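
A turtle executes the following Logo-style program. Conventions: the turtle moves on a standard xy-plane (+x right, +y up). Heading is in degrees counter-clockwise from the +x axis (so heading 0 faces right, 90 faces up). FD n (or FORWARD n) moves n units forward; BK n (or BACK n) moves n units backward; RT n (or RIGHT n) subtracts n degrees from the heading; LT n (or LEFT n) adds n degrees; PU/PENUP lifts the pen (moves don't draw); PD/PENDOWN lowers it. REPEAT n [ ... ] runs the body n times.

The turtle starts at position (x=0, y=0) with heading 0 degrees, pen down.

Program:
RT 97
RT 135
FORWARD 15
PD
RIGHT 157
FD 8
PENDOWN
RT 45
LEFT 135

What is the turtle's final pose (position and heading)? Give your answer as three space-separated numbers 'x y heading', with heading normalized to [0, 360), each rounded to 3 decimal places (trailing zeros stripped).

Executing turtle program step by step:
Start: pos=(0,0), heading=0, pen down
RT 97: heading 0 -> 263
RT 135: heading 263 -> 128
FD 15: (0,0) -> (-9.235,11.82) [heading=128, draw]
PD: pen down
RT 157: heading 128 -> 331
FD 8: (-9.235,11.82) -> (-2.238,7.942) [heading=331, draw]
PD: pen down
RT 45: heading 331 -> 286
LT 135: heading 286 -> 61
Final: pos=(-2.238,7.942), heading=61, 2 segment(s) drawn

Answer: -2.238 7.942 61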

**WHAT NEEDS TO BE DONE**
Retyping every entry exactly is the whole of the task.

**EXPECTED ANSWER**
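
A turtle executes the following Logo-style program. Conventions: the turtle moves on a standard xy-plane (+x right, +y up). Heading is in degrees counter-clockwise from the +x axis (so heading 0 faces right, 90 faces up). FD n (or FORWARD n) moves n units forward; BK n (or BACK n) moves n units backward; RT n (or RIGHT n) subtracts n degrees from the heading; LT n (or LEFT n) adds n degrees; PU/PENUP lifts the pen (moves don't draw); PD/PENDOWN lowers it. REPEAT n [ ... ] runs the body n times.

The turtle starts at position (x=0, y=0) with heading 0 degrees, pen down.

Program:
RT 97
RT 135
FORWARD 15
PD
RIGHT 157
FD 8
PENDOWN
RT 45
LEFT 135

What is the turtle's final pose (position and heading)? Give your answer as three space-separated numbers 'x y heading', with heading normalized to [0, 360), each rounded to 3 decimal places (trailing zeros stripped).

Executing turtle program step by step:
Start: pos=(0,0), heading=0, pen down
RT 97: heading 0 -> 263
RT 135: heading 263 -> 128
FD 15: (0,0) -> (-9.235,11.82) [heading=128, draw]
PD: pen down
RT 157: heading 128 -> 331
FD 8: (-9.235,11.82) -> (-2.238,7.942) [heading=331, draw]
PD: pen down
RT 45: heading 331 -> 286
LT 135: heading 286 -> 61
Final: pos=(-2.238,7.942), heading=61, 2 segment(s) drawn

Answer: -2.238 7.942 61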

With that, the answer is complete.